- [WHAT THE TASK REQUIRES]:
Please restate the data word for word.

- [SUPPLIED DATA]:
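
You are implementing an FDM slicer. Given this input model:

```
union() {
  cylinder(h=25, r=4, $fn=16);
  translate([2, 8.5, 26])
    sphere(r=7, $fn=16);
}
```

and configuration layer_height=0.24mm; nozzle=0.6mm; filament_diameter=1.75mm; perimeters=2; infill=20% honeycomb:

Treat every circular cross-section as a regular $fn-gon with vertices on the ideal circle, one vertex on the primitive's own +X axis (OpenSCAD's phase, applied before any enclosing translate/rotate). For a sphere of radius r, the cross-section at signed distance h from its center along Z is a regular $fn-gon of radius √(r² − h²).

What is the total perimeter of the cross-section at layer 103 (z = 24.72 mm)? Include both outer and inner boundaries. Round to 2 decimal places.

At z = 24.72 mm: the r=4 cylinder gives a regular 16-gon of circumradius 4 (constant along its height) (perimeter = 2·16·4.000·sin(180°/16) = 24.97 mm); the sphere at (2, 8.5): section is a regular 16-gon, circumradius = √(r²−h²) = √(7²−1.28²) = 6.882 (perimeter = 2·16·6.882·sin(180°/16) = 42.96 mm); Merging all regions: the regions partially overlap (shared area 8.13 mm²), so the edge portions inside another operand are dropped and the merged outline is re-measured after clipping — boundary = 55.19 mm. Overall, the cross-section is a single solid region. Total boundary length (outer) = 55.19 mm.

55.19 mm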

- [ANSWER BOX]:
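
You are implementing an FDM slicer. Given this input model:

```
union() {
  cylinder(h=25, r=4, $fn=16);
  translate([2, 8.5, 26])
    sphere(r=7, $fn=16);
}
```

and configuration layer_height=0.24mm; nozzle=0.6mm; filament_diameter=1.75mm; perimeters=2; infill=20% honeycomb:

Treat every circular cross-section as a regular $fn-gon with vertices on the ideal circle, one vertex on the primitive's own +X axis (OpenSCAD's phase, applied before any enclosing translate/rotate). For a sphere of radius r, the cross-section at signed distance h from its center along Z is a regular $fn-gon of radius √(r² − h²).

What is the total perimeter of the cross-section at layer 103 (z = 24.72 mm)? Include both outer and inner boundaries. Round to 2 decimal places.

At z = 24.72 mm: the r=4 cylinder gives a regular 16-gon of circumradius 4 (constant along its height) (perimeter = 2·16·4.000·sin(180°/16) = 24.97 mm); the sphere at (2, 8.5): section is a regular 16-gon, circumradius = √(r²−h²) = √(7²−1.28²) = 6.882 (perimeter = 2·16·6.882·sin(180°/16) = 42.96 mm); Merging all regions: the regions partially overlap (shared area 8.13 mm²), so the edge portions inside another operand are dropped and the merged outline is re-measured after clipping — boundary = 55.19 mm. Overall, the cross-section is a single solid region. Total boundary length (outer) = 55.19 mm.

55.19 mm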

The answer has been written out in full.